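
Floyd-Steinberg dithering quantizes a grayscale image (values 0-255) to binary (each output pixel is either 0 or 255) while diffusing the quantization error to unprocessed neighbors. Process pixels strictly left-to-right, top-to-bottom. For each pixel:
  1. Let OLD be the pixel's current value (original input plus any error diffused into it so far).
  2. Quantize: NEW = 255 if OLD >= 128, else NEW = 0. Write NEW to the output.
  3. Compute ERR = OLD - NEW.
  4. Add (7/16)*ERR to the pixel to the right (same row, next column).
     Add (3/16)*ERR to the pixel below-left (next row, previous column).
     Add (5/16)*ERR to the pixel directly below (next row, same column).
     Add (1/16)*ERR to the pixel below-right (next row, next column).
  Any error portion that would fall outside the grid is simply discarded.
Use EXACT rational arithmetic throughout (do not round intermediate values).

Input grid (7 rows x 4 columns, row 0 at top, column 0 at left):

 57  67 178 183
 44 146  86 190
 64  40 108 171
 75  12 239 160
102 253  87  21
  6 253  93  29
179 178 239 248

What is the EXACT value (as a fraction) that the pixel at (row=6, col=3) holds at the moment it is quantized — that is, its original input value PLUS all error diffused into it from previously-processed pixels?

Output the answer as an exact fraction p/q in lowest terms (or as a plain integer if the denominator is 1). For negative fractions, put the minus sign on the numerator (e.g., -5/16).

Answer: 321918866261472559727/1152921504606846976

Derivation:
(0,0): OLD=57 → NEW=0, ERR=57
(0,1): OLD=1471/16 → NEW=0, ERR=1471/16
(0,2): OLD=55865/256 → NEW=255, ERR=-9415/256
(0,3): OLD=683663/4096 → NEW=255, ERR=-360817/4096
(1,0): OLD=20237/256 → NEW=0, ERR=20237/256
(1,1): OLD=421851/2048 → NEW=255, ERR=-100389/2048
(1,2): OLD=2771575/65536 → NEW=0, ERR=2771575/65536
(1,3): OLD=187354865/1048576 → NEW=255, ERR=-80032015/1048576
(2,0): OLD=2605465/32768 → NEW=0, ERR=2605465/32768
(2,1): OLD=75852707/1048576 → NEW=0, ERR=75852707/1048576
(2,2): OLD=284142383/2097152 → NEW=255, ERR=-250631377/2097152
(2,3): OLD=3271758483/33554432 → NEW=0, ERR=3271758483/33554432
(3,0): OLD=1902723721/16777216 → NEW=0, ERR=1902723721/16777216
(3,1): OLD=17927353111/268435456 → NEW=0, ERR=17927353111/268435456
(3,2): OLD=1089525070825/4294967296 → NEW=255, ERR=-5691589655/4294967296
(3,3): OLD=12535907519199/68719476736 → NEW=255, ERR=-4987559048481/68719476736
(4,0): OLD=644086621205/4294967296 → NEW=255, ERR=-451130039275/4294967296
(4,1): OLD=8066164045887/34359738368 → NEW=255, ERR=-695569237953/34359738368
(4,2): OLD=75090940363743/1099511627776 → NEW=0, ERR=75090940363743/1099511627776
(4,3): OLD=494610718648777/17592186044416 → NEW=0, ERR=494610718648777/17592186044416
(5,0): OLD=-16833374401531/549755813888 → NEW=0, ERR=-16833374401531/549755813888
(5,1): OLD=4213648280580163/17592186044416 → NEW=255, ERR=-272359160745917/17592186044416
(5,2): OLD=981426082627607/8796093022208 → NEW=0, ERR=981426082627607/8796093022208
(5,3): OLD=25577248120459295/281474976710656 → NEW=0, ERR=25577248120459295/281474976710656
(6,0): OLD=46873603444724713/281474976710656 → NEW=255, ERR=-24902515616492567/281474976710656
(6,1): OLD=691132607735493359/4503599627370496 → NEW=255, ERR=-457285297243983121/4503599627370496
(6,2): OLD=17691202630514660185/72057594037927936 → NEW=255, ERR=-683483849156963495/72057594037927936
(6,3): OLD=321918866261472559727/1152921504606846976 → NEW=255, ERR=27923882586726580847/1152921504606846976
Target (6,3): original=248, with diffused error = 321918866261472559727/1152921504606846976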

» Task instructions
Print the records once more, exactly as they were given.

» Answer
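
Floyd-Steinberg dithering quantizes a grayscale image (values 0-255) to binary (each output pixel is either 0 or 255) while diffusing the quantization error to unprocessed neighbors. Process pixels strictly left-to-right, top-to-bottom. For each pixel:
  1. Let OLD be the pixel's current value (original input plus any error diffused into it so far).
  2. Quantize: NEW = 255 if OLD >= 128, else NEW = 0. Write NEW to the output.
  3. Compute ERR = OLD - NEW.
  4. Add (7/16)*ERR to the pixel to the right (same row, next column).
     Add (3/16)*ERR to the pixel below-left (next row, previous column).
     Add (5/16)*ERR to the pixel directly below (next row, same column).
     Add (1/16)*ERR to the pixel below-right (next row, next column).
  Any error portion that would fall outside the grid is simply discarded.
Use EXACT rational arithmetic throughout (do not round intermediate values).

Input grid (7 rows x 4 columns, row 0 at top, column 0 at left):

 57  67 178 183
 44 146  86 190
 64  40 108 171
 75  12 239 160
102 253  87  21
  6 253  93  29
179 178 239 248

What is the EXACT value (as a fraction) that the pixel at (row=6, col=3) holds at the moment it is quantized — that is, its original input value PLUS all error diffused into it from previously-processed pixels?

Output the answer as an exact fraction p/q in lowest terms (or as a plain integer if the denominator is 1). For negative fractions, put the minus sign on the numerator (e.g., -5/16).

Answer: 321918866261472559727/1152921504606846976

Derivation:
(0,0): OLD=57 → NEW=0, ERR=57
(0,1): OLD=1471/16 → NEW=0, ERR=1471/16
(0,2): OLD=55865/256 → NEW=255, ERR=-9415/256
(0,3): OLD=683663/4096 → NEW=255, ERR=-360817/4096
(1,0): OLD=20237/256 → NEW=0, ERR=20237/256
(1,1): OLD=421851/2048 → NEW=255, ERR=-100389/2048
(1,2): OLD=2771575/65536 → NEW=0, ERR=2771575/65536
(1,3): OLD=187354865/1048576 → NEW=255, ERR=-80032015/1048576
(2,0): OLD=2605465/32768 → NEW=0, ERR=2605465/32768
(2,1): OLD=75852707/1048576 → NEW=0, ERR=75852707/1048576
(2,2): OLD=284142383/2097152 → NEW=255, ERR=-250631377/2097152
(2,3): OLD=3271758483/33554432 → NEW=0, ERR=3271758483/33554432
(3,0): OLD=1902723721/16777216 → NEW=0, ERR=1902723721/16777216
(3,1): OLD=17927353111/268435456 → NEW=0, ERR=17927353111/268435456
(3,2): OLD=1089525070825/4294967296 → NEW=255, ERR=-5691589655/4294967296
(3,3): OLD=12535907519199/68719476736 → NEW=255, ERR=-4987559048481/68719476736
(4,0): OLD=644086621205/4294967296 → NEW=255, ERR=-451130039275/4294967296
(4,1): OLD=8066164045887/34359738368 → NEW=255, ERR=-695569237953/34359738368
(4,2): OLD=75090940363743/1099511627776 → NEW=0, ERR=75090940363743/1099511627776
(4,3): OLD=494610718648777/17592186044416 → NEW=0, ERR=494610718648777/17592186044416
(5,0): OLD=-16833374401531/549755813888 → NEW=0, ERR=-16833374401531/549755813888
(5,1): OLD=4213648280580163/17592186044416 → NEW=255, ERR=-272359160745917/17592186044416
(5,2): OLD=981426082627607/8796093022208 → NEW=0, ERR=981426082627607/8796093022208
(5,3): OLD=25577248120459295/281474976710656 → NEW=0, ERR=25577248120459295/281474976710656
(6,0): OLD=46873603444724713/281474976710656 → NEW=255, ERR=-24902515616492567/281474976710656
(6,1): OLD=691132607735493359/4503599627370496 → NEW=255, ERR=-457285297243983121/4503599627370496
(6,2): OLD=17691202630514660185/72057594037927936 → NEW=255, ERR=-683483849156963495/72057594037927936
(6,3): OLD=321918866261472559727/1152921504606846976 → NEW=255, ERR=27923882586726580847/1152921504606846976
Target (6,3): original=248, with diffused error = 321918866261472559727/1152921504606846976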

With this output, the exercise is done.